(Stored items from a collection)

================

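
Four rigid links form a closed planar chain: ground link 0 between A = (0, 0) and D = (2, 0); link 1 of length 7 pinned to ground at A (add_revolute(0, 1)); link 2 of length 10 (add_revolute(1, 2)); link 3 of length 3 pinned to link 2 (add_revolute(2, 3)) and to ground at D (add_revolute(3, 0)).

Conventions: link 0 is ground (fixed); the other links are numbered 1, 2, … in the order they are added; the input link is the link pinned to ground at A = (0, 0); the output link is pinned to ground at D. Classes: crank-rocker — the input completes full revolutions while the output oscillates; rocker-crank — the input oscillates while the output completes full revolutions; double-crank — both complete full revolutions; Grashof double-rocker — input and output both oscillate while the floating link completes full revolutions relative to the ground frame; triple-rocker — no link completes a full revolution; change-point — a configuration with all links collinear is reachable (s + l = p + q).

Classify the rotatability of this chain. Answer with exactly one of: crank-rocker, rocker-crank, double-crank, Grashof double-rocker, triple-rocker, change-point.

lengths: ground=2, input=7, coupler=10, output=3
sorted: s=2 (shortest), l=10 (longest), p+q=10
s + l = 12 vs p + q = 10
s + l > p + q → non-Grashof → no link fully rotates → triple-rocker

triple-rocker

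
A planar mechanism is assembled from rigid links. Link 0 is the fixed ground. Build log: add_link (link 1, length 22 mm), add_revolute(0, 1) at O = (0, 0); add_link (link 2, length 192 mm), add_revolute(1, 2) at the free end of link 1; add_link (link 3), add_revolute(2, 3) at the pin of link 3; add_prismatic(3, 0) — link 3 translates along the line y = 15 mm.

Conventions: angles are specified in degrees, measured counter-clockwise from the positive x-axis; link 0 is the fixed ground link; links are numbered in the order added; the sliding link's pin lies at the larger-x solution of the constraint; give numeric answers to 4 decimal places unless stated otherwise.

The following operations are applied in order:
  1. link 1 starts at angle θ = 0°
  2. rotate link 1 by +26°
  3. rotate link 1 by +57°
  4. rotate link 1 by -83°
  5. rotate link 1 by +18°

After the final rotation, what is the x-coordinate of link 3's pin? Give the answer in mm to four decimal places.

geometry: r = 22 mm, L = 192 mm, e = 15 mm; θ starts at 0°
rotate link 1 by +26°: θ ← 0° +26° = 26°
rotate link 1 by +57°: θ ← 26° +57° = 83°
rotate link 1 by -83°: θ ← 83° -83° = 0°
rotate link 1 by +18°: θ ← 0° +18° = 18°
crank pin P = (r cos θ, r sin θ) = (20.923243, 6.798374)
h = r sin θ − e = 6.798374 − 15 = -8.201626
x = r cos θ + √(L² − h²) = 20.923243 + 191.824746 = 212.747990

212.7480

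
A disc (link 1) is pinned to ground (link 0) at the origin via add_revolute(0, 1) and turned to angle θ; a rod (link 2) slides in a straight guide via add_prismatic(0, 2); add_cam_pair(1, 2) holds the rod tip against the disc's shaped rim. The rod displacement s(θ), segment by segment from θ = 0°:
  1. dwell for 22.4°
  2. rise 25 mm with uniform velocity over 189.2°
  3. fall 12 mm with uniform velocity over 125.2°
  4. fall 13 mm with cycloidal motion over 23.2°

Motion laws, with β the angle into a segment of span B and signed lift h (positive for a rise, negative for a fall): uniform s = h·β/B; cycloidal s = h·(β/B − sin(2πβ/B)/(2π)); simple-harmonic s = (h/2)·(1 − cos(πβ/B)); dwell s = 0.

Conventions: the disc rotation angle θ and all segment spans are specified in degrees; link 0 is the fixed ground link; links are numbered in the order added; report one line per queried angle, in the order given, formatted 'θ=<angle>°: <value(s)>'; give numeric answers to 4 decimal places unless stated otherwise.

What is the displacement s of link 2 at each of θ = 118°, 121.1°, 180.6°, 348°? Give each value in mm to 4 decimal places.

segment 1 (0° to 22.4°, dwell): s unchanged at 0.0000
θ = 118° falls in segment 2 (22.4° to 211.6°, uniform, h = 25): β = 118 − 22.4 = 95.6°, B = 189.2°; Δs = 25·95.6/189.2 = 12.6321; s = 0.0000 + 12.6321 = 12.6321
θ = 121.1° falls in segment 2 (22.4° to 211.6°, uniform, h = 25): β = 121.1 − 22.4 = 98.7°, B = 189.2°; Δs = 25·98.7/189.2 = 13.0418; s = 0.0000 + 13.0418 = 13.0418
θ = 180.6° falls in segment 2 (22.4° to 211.6°, uniform, h = 25): β = 180.6 − 22.4 = 158.2°, B = 189.2°; Δs = 25·158.2/189.2 = 20.9038; s = 0.0000 + 20.9038 = 20.9038
segment 2 (22.4° to 211.6°, uniform, h = 25) is passed completely: s = 0.0000 + (25) = 25.0000
segment 3 (211.6° to 336.8°, uniform, h = -12) is passed completely: s = 25.0000 + (-12) = 13.0000
θ = 348° falls in segment 4 (336.8° to 360°, cycloidal, h = -13): β = 348 − 336.8 = 11.2°, B = 23.2°; Δs = -13·(0.4828 − sin(2π·0.4828)/(2π)) = -6.0522; s = 13.0000 − 6.0522 = 6.9478

θ=118°: 12.6321
θ=121.1°: 13.0418
θ=180.6°: 20.9038
θ=348°: 6.9478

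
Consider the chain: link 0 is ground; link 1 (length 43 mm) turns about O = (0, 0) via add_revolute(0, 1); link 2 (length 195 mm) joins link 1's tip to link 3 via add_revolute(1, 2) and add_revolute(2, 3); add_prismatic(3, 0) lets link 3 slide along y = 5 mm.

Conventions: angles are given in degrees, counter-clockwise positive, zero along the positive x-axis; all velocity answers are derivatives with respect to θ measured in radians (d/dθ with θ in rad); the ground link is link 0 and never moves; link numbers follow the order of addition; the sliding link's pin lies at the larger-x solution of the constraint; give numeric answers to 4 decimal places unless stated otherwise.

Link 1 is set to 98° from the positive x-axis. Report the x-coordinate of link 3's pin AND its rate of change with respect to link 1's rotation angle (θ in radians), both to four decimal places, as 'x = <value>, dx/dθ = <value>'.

geometry: r = 43 mm, L = 195 mm, e = 5 mm
crank pin P = (r cos θ, r sin θ) = (-5.984443, 42.581527)
h = r sin θ − e = 42.581527 − 5 = 37.581527
x = r cos θ + √(L² − h²) = -5.984443 + 191.344268 = 185.359824
dx/dθ = −r sin θ − h·r cos θ/√(L² − h²) (θ in radians; h = 37.581527) = -41.406135

x = 185.3598, dx/dθ = -41.4061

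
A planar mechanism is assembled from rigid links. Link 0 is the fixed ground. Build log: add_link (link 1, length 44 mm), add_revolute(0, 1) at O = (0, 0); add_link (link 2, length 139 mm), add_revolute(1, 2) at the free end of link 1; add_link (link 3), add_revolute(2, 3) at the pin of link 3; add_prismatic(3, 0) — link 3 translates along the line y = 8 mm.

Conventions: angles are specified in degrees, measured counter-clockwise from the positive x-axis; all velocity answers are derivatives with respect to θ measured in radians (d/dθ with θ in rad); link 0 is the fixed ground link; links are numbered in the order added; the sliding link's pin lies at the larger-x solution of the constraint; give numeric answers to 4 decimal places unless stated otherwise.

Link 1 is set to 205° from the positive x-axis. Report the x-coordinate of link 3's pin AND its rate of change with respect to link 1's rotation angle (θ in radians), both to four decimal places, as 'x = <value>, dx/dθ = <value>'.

geometry: r = 44 mm, L = 139 mm, e = 8 mm
crank pin P = (r cos θ, r sin θ) = (-39.877543, -18.595204)
h = r sin θ − e = -18.595204 − 8 = -26.595204
x = r cos θ + √(L² − h²) = -39.877543 + 136.432017 = 96.554474
dx/dθ = −r sin θ − h·r cos θ/√(L² − h²) (θ in radians; h = -26.595204) = 10.821725

x = 96.5545, dx/dθ = 10.8217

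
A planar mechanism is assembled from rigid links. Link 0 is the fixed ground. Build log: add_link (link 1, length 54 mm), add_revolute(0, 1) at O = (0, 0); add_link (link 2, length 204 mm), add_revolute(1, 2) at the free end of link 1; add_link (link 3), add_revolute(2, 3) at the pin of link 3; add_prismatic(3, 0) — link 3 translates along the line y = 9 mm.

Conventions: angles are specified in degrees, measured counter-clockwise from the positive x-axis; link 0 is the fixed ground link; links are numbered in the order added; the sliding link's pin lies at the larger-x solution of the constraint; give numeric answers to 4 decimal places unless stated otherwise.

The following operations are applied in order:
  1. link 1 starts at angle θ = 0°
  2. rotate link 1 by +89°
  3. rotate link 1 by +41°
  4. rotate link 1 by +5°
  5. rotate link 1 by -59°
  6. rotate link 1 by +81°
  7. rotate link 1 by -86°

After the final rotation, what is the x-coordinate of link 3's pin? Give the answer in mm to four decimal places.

geometry: r = 54 mm, L = 204 mm, e = 9 mm; θ starts at 0°
rotate link 1 by +89°: θ ← 0° +89° = 89°
rotate link 1 by +41°: θ ← 89° +41° = 130°
rotate link 1 by +5°: θ ← 130° +5° = 135°
rotate link 1 by -59°: θ ← 135° -59° = 76°
rotate link 1 by +81°: θ ← 76° +81° = 157°
rotate link 1 by -86°: θ ← 157° -86° = 71°
crank pin P = (r cos θ, r sin θ) = (17.580680, 51.058003)
h = r sin θ − e = 51.058003 − 9 = 42.058003
x = r cos θ + √(L² − h²) = 17.580680 + 199.617445 = 217.198125

217.1981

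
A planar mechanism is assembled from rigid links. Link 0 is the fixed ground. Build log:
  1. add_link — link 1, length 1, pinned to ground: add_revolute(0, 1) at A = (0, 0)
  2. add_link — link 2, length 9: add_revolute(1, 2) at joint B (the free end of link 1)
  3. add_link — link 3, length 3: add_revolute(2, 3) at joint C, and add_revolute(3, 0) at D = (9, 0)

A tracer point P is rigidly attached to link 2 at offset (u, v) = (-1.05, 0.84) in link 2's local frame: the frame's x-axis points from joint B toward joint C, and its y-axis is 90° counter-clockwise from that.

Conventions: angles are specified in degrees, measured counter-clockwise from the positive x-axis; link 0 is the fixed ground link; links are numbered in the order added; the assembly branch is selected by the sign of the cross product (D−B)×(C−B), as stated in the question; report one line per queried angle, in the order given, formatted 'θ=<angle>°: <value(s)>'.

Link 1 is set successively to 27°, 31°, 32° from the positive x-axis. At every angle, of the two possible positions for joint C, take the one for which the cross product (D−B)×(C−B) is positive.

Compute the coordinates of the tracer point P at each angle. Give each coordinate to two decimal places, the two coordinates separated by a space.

A=(0,0), D=(9.00,0)
θ=27°: B = A + 1.00·(cos27°, sin27°) = (0.8910, 0.4540)
θ=27°: |BD| = 8.1217
θ=27°: circle(B,9.00) ∩ circle(D,3.00): a=8.4934, h=2.9769
θ=27°:   candidates: C₊=(9.5375,2.9514) cross=24.177; C₋=(9.2047,-2.9930) cross=-24.177
θ=27°:   branch + wants cross > 0 → take C=(9.5375,2.9514) (cross=24.177)
θ=27°: ex = (C−B)/|BC| = (0.9607,0.2775); ey = (-0.2775,0.9607)
θ=27°: P = B + -1.05·ex + 0.84·ey = (-0.3509,0.9696)
θ=31°: B = A + 1.00·(cos31°, sin31°) = (0.8572, 0.5150)
θ=31°: |BD| = 8.1591
θ=31°: circle(B,9.00) ∩ circle(D,3.00): a=8.4918, h=2.9815
θ=31°:   candidates: C₊=(9.5202,2.9545) cross=24.326; C₋=(9.1438,-2.9966) cross=-24.326
θ=31°:   branch + wants cross > 0 → take C=(9.5202,2.9545) (cross=24.326)
θ=31°: ex = (C−B)/|BC| = (0.9626,0.2711); ey = (-0.2711,0.9626)
θ=31°: P = B + -1.05·ex + 0.84·ey = (-0.3812,1.0390)
θ=32°: B = A + 1.00·(cos32°, sin32°) = (0.8480, 0.5299)
θ=32°: |BD| = 8.1692
θ=32°: circle(B,9.00) ∩ circle(D,3.00): a=8.4914, h=2.9826
θ=32°:   candidates: C₊=(9.5150,2.9555) cross=24.366; C₋=(9.1281,-2.9973) cross=-24.366
θ=32°:   branch + wants cross > 0 → take C=(9.5150,2.9555) (cross=24.366)
θ=32°: ex = (C−B)/|BC| = (0.9630,0.2695); ey = (-0.2695,0.9630)
θ=32°: P = B + -1.05·ex + 0.84·ey = (-0.3895,1.0559)

θ=27°: -0.35 0.97
θ=31°: -0.38 1.04
θ=32°: -0.39 1.06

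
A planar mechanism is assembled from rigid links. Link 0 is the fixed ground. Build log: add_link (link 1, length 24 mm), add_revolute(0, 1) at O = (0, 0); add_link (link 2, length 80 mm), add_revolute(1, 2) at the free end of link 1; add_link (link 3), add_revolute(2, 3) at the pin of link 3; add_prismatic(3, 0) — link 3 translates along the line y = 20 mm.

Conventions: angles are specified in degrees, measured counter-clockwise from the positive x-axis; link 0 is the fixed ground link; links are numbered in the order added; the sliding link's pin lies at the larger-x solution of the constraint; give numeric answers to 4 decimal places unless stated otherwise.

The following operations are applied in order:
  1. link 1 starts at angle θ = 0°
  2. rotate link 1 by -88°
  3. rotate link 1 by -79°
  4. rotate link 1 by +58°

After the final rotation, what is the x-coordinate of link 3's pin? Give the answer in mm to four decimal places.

geometry: r = 24 mm, L = 80 mm, e = 20 mm; θ starts at 0°
rotate link 1 by -88°: θ ← 0° -88° = -88°
rotate link 1 by -79°: θ ← -88° -79° = -167°
rotate link 1 by +58°: θ ← -167° +58° = -109°
crank pin P = (r cos θ, r sin θ) = (-7.813636, -22.692446)
h = r sin θ − e = -22.692446 − 20 = -42.692446
x = r cos θ + √(L² − h²) = -7.813636 + 67.656153 = 59.842518

59.8425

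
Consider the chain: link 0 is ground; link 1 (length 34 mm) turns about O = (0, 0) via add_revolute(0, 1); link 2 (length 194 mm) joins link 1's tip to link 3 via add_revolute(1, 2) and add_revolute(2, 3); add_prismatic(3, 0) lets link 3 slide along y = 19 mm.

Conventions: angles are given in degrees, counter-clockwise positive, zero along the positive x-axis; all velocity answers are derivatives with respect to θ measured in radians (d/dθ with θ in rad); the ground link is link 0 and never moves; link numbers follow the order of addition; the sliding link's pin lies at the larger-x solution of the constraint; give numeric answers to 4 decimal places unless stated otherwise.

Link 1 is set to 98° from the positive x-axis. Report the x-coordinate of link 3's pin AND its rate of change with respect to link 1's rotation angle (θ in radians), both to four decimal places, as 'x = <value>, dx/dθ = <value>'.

geometry: r = 34 mm, L = 194 mm, e = 19 mm
crank pin P = (r cos θ, r sin θ) = (-4.731885, 33.669114)
h = r sin θ − e = 33.669114 − 19 = 14.669114
x = r cos θ + √(L² − h²) = -4.731885 + 193.444610 = 188.712724
dx/dθ = −r sin θ − h·r cos θ/√(L² − h²) (θ in radians; h = 14.669114) = -33.310290

x = 188.7127, dx/dθ = -33.3103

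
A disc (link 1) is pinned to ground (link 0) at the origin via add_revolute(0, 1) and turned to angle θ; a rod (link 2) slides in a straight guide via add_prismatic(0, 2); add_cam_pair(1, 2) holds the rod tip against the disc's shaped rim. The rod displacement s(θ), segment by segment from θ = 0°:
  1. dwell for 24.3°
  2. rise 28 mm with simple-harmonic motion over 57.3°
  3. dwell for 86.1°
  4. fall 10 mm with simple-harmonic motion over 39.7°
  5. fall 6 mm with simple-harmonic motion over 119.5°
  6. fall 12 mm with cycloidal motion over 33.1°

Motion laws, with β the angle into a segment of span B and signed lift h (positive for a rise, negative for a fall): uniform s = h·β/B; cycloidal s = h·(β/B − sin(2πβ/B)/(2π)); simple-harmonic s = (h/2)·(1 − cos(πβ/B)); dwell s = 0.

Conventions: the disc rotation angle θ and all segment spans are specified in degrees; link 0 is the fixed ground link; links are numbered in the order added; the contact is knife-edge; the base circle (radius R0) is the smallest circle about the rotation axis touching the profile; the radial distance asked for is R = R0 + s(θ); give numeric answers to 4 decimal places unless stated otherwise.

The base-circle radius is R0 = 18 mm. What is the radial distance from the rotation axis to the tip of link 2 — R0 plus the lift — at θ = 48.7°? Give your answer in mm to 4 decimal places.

segment 1 (0° to 24.3°, dwell): s unchanged at 0.0000
θ = 48.7° falls in segment 2 (24.3° to 81.6°, simple-harmonic, h = 28): β = 48.7 − 24.3 = 24.4°, B = 57.3°; Δs = 28/2·(1 − cos(π·0.4258)) = 10.7672; s = 0.0000 + 10.7672 = 10.7672
R = R0 + s = 18 + 10.7672 = 28.7672

28.7672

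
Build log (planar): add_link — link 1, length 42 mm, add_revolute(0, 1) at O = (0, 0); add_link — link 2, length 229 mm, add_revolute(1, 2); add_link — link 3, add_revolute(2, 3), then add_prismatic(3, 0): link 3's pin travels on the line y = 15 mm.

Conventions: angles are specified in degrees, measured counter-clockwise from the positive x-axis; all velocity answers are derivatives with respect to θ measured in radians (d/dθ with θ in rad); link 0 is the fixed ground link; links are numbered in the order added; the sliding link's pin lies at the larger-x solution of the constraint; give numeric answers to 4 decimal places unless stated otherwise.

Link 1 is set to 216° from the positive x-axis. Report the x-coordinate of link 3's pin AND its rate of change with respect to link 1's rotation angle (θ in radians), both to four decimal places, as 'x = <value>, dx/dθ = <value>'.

geometry: r = 42 mm, L = 229 mm, e = 15 mm
crank pin P = (r cos θ, r sin θ) = (-33.978714, -24.686981)
h = r sin θ − e = -24.686981 − 15 = -39.686981
x = r cos θ + √(L² − h²) = -33.978714 + 225.534795 = 191.556081
dx/dθ = −r sin θ − h·r cos θ/√(L² − h²) (θ in radians; h = -39.686981) = 18.707803

x = 191.5561, dx/dθ = 18.7078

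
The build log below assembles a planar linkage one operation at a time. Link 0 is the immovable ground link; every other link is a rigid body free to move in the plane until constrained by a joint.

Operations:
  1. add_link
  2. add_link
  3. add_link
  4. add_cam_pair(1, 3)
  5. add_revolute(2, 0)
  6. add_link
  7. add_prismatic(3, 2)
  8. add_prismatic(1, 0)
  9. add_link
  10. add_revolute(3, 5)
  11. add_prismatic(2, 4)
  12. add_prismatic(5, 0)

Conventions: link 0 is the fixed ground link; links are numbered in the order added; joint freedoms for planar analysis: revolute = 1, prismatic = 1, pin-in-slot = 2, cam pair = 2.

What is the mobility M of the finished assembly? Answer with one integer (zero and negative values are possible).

(L,J1,J2)=(1,0,0); link0 fixed
link1: (2,0,0)
link2: (3,0,0)
link3: (4,0,0)
C 1-3 [J2]: (4,0,1)
R 2-0 [J1]: (4,1,1)
link4: (5,1,1)
P 3-2 [J1]: (5,2,1)
P 1-0 [J1]: (5,3,1)
link5: (6,3,1)
R 3-5 [J1]: (6,4,1)
P 2-4 [J1]: (6,5,1)
P 5-0 [J1]: (6,6,1)
Grübler: 3·5 − 2·6 − 1 = 2

M = 2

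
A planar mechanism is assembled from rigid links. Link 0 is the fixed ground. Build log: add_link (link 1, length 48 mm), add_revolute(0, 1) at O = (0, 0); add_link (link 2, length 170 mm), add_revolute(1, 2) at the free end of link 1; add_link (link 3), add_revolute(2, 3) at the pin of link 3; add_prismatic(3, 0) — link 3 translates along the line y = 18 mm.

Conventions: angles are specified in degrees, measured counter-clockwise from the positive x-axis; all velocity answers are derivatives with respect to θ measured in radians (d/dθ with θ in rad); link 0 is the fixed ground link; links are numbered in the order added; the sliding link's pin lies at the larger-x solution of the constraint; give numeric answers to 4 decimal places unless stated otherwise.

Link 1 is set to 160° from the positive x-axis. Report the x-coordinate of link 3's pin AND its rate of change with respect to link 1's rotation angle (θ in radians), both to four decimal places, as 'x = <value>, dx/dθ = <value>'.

geometry: r = 48 mm, L = 170 mm, e = 18 mm
crank pin P = (r cos θ, r sin θ) = (-45.105246, 16.416967)
h = r sin θ − e = 16.416967 − 18 = -1.583033
x = r cos θ + √(L² − h²) = -45.105246 + 169.992629 = 124.887383
dx/dθ = −r sin θ − h·r cos θ/√(L² − h²) (θ in radians; h = -1.583033) = -16.837003

x = 124.8874, dx/dθ = -16.8370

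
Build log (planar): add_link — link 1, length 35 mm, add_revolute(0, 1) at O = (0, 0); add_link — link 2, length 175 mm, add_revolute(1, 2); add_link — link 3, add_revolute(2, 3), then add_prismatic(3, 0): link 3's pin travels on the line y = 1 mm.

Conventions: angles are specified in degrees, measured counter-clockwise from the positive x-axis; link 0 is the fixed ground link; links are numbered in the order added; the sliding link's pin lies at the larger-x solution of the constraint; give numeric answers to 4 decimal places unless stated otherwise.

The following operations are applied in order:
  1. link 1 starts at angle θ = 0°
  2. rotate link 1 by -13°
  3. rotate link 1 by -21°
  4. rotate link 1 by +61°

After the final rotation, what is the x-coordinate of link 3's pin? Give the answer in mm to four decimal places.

geometry: r = 35 mm, L = 175 mm, e = 1 mm; θ starts at 0°
rotate link 1 by -13°: θ ← 0° -13° = -13°
rotate link 1 by -21°: θ ← -13° -21° = -34°
rotate link 1 by +61°: θ ← -34° +61° = 27°
crank pin P = (r cos θ, r sin θ) = (31.185228, 15.889667)
h = r sin θ − e = 15.889667 − 1 = 14.889667
x = r cos θ + √(L² − h²) = 31.185228 + 174.365415 = 205.550643

205.5506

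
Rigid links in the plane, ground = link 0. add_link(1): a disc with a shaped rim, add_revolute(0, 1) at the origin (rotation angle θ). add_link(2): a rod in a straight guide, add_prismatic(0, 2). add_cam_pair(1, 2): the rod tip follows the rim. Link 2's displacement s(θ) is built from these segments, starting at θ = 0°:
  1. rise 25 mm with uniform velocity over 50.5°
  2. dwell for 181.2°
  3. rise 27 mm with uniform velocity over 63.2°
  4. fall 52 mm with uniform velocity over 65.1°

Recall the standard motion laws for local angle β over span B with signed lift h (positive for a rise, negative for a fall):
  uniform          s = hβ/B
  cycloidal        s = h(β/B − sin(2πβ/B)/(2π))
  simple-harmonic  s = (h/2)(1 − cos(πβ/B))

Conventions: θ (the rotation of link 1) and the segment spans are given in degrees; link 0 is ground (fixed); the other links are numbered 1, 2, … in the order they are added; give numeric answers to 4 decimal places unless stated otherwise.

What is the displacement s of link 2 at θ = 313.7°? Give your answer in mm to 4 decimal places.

segment 1 (0° to 50.5°, uniform, h = 25) is passed completely: s = 0.0000 + (25) = 25.0000
segment 2 (50.5° to 231.7°, dwell): s unchanged at 25.0000
segment 3 (231.7° to 294.9°, uniform, h = 27) is passed completely: s = 25.0000 + (27) = 52.0000
θ = 313.7° falls in segment 4 (294.9° to 360°, uniform, h = -52): β = 313.7 − 294.9 = 18.8°, B = 65.1°; Δs = -52·18.8/65.1 = -15.0169; s = 52.0000 − 15.0169 = 36.9831

36.9831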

================

# Directions for this task
Copy out only the lines of the records above from the one with "3. rotate link 1 by -79°" through the one with "3. dwell for 86.1°", exactly as they stand, both included.

# Worked solution
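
  3. rotate link 1 by -79°
  4. rotate link 1 by +58°

After the final rotation, what is the x-coordinate of link 3's pin? Give the answer in mm to four decimal places.

geometry: r = 24 mm, L = 80 mm, e = 20 mm; θ starts at 0°
rotate link 1 by -88°: θ ← 0° -88° = -88°
rotate link 1 by -79°: θ ← -88° -79° = -167°
rotate link 1 by +58°: θ ← -167° +58° = -109°
crank pin P = (r cos θ, r sin θ) = (-7.813636, -22.692446)
h = r sin θ − e = -22.692446 − 20 = -42.692446
x = r cos θ + √(L² − h²) = -7.813636 + 67.656153 = 59.842518

59.8425

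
Consider the chain: link 0 is ground; link 1 (length 34 mm) turns about O = (0, 0) via add_revolute(0, 1); link 2 (length 194 mm) joins link 1's tip to link 3 via add_revolute(1, 2) and add_revolute(2, 3); add_prismatic(3, 0) lets link 3 slide along y = 19 mm.

Conventions: angles are given in degrees, counter-clockwise positive, zero along the positive x-axis; all velocity answers are derivatives with respect to θ measured in radians (d/dθ with θ in rad); the ground link is link 0 and never moves; link numbers follow the order of addition; the sliding link's pin lies at the larger-x solution of the constraint; give numeric answers to 4 decimal places unless stated otherwise.

Link 1 is set to 98° from the positive x-axis. Report the x-coordinate of link 3's pin AND its rate of change with respect to link 1's rotation angle (θ in radians), both to four decimal places, as 'x = <value>, dx/dθ = <value>'.

geometry: r = 34 mm, L = 194 mm, e = 19 mm
crank pin P = (r cos θ, r sin θ) = (-4.731885, 33.669114)
h = r sin θ − e = 33.669114 − 19 = 14.669114
x = r cos θ + √(L² − h²) = -4.731885 + 193.444610 = 188.712724
dx/dθ = −r sin θ − h·r cos θ/√(L² − h²) (θ in radians; h = 14.669114) = -33.310290

x = 188.7127, dx/dθ = -33.3103

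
A disc (link 1) is pinned to ground (link 0) at the origin via add_revolute(0, 1) and turned to angle θ; a rod (link 2) slides in a straight guide via add_prismatic(0, 2); add_cam_pair(1, 2) holds the rod tip against the disc's shaped rim. The rod displacement s(θ), segment by segment from θ = 0°:
  1. dwell for 24.3°
  2. rise 28 mm with simple-harmonic motion over 57.3°
  3. dwell for 86.1°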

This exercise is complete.